Work to be completed: Would you please copy each line of the listing that mentions "Using"?

Data for this exercise:
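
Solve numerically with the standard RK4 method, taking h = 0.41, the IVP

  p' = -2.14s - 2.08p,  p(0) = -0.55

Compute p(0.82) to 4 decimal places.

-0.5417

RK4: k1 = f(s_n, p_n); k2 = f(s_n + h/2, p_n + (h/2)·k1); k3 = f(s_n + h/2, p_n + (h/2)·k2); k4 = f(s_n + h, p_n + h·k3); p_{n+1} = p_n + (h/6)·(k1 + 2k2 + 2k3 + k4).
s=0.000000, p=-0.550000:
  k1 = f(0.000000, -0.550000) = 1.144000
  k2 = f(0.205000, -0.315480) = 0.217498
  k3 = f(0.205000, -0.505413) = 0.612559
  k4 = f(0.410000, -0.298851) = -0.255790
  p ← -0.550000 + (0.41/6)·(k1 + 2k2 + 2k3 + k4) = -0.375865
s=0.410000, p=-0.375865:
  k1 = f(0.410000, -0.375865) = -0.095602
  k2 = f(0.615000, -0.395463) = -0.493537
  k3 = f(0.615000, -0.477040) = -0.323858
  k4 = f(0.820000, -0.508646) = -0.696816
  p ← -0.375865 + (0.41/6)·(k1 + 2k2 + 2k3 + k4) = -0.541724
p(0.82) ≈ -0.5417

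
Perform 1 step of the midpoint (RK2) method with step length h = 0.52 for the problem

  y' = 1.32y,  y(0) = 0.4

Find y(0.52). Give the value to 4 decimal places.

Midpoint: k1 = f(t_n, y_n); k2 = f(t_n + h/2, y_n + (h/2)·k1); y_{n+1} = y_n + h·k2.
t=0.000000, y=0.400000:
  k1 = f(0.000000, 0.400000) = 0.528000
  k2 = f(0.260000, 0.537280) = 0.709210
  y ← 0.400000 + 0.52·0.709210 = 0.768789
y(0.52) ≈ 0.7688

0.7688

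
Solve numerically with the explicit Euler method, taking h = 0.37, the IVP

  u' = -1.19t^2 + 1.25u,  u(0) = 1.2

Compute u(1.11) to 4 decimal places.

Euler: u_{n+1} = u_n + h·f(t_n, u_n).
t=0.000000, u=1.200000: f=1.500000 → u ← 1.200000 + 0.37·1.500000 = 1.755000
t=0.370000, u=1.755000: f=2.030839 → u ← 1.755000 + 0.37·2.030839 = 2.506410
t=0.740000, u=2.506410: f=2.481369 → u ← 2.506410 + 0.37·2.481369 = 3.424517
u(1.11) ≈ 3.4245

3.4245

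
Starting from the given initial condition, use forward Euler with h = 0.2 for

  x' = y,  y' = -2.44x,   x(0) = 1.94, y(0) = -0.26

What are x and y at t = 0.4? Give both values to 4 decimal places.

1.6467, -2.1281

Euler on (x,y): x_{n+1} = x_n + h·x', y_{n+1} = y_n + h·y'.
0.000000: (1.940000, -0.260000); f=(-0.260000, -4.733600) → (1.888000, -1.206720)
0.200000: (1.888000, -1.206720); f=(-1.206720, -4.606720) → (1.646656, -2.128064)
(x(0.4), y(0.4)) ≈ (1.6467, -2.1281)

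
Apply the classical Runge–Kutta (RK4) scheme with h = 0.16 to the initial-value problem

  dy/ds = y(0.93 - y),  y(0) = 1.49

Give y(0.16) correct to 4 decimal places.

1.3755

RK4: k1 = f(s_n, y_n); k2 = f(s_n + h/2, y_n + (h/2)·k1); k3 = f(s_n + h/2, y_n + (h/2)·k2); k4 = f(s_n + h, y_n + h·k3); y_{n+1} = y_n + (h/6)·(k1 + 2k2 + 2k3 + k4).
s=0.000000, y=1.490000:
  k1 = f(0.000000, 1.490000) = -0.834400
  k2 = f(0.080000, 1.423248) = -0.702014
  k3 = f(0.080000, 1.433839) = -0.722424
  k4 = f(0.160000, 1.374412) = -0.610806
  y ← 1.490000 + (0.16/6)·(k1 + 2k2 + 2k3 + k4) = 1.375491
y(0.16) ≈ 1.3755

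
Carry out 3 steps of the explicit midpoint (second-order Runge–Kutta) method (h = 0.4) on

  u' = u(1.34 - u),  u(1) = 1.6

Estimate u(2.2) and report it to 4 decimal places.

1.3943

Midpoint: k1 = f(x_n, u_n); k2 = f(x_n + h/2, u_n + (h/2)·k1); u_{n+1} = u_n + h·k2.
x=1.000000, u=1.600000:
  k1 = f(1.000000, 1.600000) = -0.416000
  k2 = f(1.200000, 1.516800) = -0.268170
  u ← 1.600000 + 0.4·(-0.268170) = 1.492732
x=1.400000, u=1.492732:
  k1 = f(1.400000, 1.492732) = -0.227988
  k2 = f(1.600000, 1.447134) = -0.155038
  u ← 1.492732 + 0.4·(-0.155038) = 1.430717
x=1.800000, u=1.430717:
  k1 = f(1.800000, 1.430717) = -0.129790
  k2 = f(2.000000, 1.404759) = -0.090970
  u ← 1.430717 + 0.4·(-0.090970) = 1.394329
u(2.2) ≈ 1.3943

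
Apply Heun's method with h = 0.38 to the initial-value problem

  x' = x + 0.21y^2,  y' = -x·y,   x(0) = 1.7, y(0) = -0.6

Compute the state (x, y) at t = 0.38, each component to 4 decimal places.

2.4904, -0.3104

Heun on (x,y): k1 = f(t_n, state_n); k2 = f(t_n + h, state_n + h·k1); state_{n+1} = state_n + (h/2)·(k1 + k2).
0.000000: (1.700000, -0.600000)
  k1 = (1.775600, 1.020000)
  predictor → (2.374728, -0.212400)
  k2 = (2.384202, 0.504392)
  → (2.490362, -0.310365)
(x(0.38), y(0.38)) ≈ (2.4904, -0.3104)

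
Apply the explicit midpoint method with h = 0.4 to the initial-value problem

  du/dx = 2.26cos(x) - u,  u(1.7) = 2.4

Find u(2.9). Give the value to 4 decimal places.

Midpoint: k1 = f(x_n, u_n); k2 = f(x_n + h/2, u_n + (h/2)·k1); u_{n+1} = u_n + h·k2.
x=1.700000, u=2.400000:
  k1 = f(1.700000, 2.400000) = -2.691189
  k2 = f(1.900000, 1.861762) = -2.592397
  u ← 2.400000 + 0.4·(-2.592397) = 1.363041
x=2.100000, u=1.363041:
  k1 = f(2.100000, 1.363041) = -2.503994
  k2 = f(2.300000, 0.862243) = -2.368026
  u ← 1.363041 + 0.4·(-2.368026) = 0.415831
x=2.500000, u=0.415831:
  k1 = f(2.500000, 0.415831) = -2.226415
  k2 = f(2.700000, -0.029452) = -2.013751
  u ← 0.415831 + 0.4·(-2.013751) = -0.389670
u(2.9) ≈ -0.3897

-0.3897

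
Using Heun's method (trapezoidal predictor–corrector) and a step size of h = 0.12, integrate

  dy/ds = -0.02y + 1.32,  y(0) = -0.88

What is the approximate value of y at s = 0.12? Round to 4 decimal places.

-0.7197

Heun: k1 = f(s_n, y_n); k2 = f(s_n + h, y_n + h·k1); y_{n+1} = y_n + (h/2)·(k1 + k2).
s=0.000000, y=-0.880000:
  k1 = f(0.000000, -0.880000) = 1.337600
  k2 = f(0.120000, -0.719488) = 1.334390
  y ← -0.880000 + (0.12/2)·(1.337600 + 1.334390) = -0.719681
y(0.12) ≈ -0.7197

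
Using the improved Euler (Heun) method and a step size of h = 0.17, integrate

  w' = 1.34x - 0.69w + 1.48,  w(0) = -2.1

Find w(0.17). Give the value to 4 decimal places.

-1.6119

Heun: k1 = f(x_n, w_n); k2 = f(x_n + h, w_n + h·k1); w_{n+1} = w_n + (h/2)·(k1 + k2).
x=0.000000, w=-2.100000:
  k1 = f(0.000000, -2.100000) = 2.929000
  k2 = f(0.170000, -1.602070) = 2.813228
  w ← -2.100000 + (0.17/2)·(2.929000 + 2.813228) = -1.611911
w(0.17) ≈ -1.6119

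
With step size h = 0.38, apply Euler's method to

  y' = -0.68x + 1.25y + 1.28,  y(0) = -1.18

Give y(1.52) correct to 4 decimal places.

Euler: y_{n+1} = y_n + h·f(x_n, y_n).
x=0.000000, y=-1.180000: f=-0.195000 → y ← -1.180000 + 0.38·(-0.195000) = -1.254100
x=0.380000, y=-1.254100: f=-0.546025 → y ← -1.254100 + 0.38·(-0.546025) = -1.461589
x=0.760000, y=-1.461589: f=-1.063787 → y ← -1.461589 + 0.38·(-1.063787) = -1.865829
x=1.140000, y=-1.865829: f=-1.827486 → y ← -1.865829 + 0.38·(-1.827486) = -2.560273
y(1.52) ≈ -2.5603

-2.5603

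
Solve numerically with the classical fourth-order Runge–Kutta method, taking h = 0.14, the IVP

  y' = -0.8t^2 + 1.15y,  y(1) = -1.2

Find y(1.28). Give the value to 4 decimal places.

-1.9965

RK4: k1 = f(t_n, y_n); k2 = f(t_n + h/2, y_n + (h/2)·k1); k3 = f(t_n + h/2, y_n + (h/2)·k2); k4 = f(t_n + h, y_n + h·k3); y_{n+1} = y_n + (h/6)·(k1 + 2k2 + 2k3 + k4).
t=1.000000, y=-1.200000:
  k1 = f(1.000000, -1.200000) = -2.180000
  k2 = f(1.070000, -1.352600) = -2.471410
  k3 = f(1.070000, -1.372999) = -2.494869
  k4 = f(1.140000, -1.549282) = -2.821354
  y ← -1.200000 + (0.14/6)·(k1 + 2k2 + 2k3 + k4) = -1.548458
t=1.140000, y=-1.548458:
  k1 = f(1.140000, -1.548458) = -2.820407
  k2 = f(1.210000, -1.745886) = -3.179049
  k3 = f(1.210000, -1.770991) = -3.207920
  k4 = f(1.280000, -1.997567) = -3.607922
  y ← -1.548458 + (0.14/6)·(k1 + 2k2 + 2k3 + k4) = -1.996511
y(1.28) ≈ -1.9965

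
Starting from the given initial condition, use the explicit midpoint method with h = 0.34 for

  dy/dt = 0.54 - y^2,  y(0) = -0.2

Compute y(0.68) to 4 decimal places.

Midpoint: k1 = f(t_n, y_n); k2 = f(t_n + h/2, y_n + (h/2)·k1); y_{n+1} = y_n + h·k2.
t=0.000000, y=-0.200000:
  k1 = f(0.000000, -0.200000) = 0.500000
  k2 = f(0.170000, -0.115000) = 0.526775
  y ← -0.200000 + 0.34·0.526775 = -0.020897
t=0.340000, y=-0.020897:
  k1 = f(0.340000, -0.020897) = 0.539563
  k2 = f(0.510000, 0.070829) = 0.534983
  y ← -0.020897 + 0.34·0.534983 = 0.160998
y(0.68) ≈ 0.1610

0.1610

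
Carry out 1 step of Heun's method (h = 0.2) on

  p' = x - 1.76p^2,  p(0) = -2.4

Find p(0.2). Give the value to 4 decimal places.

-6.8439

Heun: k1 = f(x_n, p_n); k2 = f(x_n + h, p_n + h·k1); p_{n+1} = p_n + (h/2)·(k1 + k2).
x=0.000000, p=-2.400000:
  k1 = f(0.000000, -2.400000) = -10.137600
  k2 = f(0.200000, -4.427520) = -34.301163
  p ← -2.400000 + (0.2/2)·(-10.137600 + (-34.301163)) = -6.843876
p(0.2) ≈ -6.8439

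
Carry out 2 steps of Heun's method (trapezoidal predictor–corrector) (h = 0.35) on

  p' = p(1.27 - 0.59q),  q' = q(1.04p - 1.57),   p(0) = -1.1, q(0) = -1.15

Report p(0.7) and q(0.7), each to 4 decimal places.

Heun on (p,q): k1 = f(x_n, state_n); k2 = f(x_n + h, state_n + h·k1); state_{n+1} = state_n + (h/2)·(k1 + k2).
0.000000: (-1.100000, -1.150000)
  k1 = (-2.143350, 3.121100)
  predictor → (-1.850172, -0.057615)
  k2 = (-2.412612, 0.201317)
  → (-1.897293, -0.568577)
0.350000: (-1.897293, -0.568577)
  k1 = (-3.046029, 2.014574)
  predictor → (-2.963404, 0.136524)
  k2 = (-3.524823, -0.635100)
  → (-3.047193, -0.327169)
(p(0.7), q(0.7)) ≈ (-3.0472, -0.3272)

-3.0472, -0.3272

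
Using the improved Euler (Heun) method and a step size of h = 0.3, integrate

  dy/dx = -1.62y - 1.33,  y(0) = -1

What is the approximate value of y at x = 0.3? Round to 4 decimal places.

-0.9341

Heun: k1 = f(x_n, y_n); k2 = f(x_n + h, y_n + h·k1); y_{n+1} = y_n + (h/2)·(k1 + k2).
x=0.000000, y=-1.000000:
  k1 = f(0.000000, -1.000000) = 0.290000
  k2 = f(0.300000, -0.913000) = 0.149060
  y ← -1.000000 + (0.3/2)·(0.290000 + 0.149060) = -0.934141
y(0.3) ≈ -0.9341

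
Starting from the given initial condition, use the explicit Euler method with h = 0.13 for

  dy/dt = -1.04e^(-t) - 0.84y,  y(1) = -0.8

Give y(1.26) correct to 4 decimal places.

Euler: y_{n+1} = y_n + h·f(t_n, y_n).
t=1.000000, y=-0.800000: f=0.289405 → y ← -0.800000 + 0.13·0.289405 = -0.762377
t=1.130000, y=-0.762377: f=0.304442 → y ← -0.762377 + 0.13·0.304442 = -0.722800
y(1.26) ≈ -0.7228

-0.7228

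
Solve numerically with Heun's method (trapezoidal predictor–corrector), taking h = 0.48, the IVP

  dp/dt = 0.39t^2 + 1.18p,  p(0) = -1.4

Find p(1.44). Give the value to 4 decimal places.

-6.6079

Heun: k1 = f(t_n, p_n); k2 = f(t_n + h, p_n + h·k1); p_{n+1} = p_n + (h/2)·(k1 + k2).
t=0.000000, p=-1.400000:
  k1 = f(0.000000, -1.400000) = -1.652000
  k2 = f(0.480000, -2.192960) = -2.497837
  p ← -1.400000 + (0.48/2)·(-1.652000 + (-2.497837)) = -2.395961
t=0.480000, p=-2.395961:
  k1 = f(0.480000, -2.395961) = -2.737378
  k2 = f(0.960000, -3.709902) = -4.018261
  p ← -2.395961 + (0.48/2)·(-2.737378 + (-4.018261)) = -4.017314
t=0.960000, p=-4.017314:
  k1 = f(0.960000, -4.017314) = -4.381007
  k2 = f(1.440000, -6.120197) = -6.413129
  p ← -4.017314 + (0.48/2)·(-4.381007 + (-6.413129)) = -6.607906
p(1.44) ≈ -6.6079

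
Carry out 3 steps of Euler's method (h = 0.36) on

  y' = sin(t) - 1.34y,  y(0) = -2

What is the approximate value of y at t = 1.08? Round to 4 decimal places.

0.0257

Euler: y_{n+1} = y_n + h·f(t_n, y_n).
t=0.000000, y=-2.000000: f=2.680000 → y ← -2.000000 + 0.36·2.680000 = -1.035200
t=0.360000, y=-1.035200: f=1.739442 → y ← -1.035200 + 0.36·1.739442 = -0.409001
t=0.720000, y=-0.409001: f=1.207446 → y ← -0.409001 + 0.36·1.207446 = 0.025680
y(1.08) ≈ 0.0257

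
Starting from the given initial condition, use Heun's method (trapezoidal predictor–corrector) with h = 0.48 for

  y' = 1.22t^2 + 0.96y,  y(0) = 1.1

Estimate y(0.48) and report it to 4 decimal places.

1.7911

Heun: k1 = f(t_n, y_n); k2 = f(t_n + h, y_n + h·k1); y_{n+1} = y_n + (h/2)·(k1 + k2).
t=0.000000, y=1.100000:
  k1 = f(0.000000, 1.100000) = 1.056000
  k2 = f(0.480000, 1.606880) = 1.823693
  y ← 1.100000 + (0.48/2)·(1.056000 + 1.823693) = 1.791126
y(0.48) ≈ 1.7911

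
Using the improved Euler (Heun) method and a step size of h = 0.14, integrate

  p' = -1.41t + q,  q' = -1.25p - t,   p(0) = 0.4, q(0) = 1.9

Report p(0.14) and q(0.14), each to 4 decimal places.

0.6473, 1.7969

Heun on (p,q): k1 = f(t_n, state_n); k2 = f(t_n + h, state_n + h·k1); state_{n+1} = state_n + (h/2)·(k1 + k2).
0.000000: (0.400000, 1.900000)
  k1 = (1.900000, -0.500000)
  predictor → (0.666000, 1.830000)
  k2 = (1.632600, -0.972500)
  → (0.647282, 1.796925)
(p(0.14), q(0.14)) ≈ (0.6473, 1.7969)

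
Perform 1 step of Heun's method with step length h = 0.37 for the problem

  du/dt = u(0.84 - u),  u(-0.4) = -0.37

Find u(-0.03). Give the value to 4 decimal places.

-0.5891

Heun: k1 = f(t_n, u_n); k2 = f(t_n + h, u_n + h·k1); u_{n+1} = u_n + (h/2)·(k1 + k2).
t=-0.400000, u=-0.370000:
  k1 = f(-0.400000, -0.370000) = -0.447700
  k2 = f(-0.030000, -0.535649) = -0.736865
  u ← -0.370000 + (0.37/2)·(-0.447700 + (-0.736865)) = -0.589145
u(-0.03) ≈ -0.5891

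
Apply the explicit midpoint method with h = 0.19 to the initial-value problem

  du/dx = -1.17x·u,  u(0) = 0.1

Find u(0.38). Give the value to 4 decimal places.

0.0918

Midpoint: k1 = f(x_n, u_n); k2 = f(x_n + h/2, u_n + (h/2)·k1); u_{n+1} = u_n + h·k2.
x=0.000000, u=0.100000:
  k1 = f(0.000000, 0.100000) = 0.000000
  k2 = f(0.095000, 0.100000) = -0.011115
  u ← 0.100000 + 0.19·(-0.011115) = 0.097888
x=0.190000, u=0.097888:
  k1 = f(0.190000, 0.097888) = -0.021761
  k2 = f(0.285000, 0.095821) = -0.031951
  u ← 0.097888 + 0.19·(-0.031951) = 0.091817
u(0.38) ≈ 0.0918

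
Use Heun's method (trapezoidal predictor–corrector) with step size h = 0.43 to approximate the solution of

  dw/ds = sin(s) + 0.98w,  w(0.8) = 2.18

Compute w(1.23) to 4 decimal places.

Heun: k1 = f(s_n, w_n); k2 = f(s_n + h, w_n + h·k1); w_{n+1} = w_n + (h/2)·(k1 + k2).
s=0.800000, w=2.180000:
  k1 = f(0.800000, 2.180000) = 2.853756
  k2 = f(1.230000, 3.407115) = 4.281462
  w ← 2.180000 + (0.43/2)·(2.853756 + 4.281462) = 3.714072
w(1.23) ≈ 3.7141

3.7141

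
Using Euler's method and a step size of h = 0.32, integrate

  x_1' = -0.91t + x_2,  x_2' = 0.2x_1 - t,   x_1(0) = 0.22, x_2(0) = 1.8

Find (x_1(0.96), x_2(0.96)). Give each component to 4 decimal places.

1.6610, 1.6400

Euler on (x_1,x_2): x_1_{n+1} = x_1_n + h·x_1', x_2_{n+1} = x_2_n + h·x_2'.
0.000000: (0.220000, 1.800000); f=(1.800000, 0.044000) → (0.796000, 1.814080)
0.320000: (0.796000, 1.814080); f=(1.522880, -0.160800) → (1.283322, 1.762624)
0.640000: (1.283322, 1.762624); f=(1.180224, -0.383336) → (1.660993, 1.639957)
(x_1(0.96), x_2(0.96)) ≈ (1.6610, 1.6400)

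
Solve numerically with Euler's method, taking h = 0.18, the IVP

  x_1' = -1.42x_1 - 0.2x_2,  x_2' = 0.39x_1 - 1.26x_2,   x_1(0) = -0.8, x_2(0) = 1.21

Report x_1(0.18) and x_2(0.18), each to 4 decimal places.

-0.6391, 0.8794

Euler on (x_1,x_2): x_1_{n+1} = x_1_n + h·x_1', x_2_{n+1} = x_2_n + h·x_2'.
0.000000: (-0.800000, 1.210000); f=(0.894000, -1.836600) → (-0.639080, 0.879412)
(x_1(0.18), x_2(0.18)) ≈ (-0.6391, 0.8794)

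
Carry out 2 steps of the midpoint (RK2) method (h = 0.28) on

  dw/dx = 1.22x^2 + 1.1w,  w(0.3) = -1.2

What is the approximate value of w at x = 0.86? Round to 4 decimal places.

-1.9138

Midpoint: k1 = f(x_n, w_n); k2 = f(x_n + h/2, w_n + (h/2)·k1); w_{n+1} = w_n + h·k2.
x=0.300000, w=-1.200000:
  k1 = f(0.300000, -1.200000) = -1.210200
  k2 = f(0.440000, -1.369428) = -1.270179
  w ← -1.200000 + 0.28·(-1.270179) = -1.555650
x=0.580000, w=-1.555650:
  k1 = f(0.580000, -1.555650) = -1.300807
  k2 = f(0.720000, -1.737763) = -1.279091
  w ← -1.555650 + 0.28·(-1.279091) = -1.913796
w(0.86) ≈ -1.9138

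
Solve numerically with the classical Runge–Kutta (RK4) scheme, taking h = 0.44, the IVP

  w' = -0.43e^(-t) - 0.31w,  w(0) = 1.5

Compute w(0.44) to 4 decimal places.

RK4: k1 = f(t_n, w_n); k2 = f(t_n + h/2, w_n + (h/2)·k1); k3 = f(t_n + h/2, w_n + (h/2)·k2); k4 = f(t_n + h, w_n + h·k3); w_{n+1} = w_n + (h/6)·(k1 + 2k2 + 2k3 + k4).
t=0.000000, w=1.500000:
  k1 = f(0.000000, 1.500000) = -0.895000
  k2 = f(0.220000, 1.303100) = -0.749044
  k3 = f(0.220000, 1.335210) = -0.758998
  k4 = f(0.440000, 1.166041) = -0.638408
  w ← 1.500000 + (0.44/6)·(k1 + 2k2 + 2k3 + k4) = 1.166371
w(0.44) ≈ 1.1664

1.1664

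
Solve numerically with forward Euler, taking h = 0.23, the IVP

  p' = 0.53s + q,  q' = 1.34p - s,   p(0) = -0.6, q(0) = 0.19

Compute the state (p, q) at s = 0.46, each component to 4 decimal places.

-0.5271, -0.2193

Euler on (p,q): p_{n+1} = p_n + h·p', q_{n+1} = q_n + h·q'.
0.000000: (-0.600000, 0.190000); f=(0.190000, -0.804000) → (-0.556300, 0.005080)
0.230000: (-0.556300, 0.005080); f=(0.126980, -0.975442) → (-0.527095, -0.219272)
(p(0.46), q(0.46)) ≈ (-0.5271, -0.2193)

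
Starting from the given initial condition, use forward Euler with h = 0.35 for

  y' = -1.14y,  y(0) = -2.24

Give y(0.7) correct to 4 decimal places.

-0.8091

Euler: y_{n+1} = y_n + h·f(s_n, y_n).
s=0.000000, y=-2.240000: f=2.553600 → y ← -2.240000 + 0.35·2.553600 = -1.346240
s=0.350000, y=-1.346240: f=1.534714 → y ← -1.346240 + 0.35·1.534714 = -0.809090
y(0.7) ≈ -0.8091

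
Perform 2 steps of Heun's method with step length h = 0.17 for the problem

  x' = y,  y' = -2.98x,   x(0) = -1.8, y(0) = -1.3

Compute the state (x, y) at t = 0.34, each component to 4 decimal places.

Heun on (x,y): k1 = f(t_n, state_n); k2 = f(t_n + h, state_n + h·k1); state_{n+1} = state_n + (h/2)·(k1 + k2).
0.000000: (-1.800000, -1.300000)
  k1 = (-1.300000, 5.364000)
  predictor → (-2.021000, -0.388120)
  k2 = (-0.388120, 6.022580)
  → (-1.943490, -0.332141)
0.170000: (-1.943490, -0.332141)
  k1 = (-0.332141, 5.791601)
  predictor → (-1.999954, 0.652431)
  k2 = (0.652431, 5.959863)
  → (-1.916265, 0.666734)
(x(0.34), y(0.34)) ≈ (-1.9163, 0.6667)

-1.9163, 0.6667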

Answer box:
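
Using Heun's method (trapezoidal predictor–corrector) and a step size of h = 0.12, integrate
Using the improved Euler (Heun) method and a step size of h = 0.17, integrate
Using the improved Euler (Heun) method and a step size of h = 0.3, integrate
Using the improved Euler (Heun) method and a step size of h = 0.14, integrate
Using Euler's method and a step size of h = 0.32, integrate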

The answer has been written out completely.